►

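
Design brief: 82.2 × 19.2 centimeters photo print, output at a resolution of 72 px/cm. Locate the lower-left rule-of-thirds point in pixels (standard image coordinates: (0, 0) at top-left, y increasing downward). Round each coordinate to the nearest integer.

In pixels the canvas is 82.2 × 72 = 5918.4 wide and 19.2 × 72 = 1382.4 tall.
The lower-left point is one-third across and two-thirds down:
x = 1 × 5918.4/3 ≈ 1973; y = 2 × 1382.4/3 ≈ 922.

(1973, 922)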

◄

## EXERCISE GOAL
Give back the data above exactly, so that every line matches.

## OUTPUT OF THE TASK
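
Design brief: 82.2 × 19.2 centimeters photo print, output at a resolution of 72 px/cm. Locate the lower-left rule-of-thirds point in pixels (standard image coordinates: (0, 0) at top-left, y increasing downward). Round each coordinate to the nearest integer.

In pixels the canvas is 82.2 × 72 = 5918.4 wide and 19.2 × 72 = 1382.4 tall.
The lower-left point is one-third across and two-thirds down:
x = 1 × 5918.4/3 ≈ 1973; y = 2 × 1382.4/3 ≈ 922.

(1973, 922)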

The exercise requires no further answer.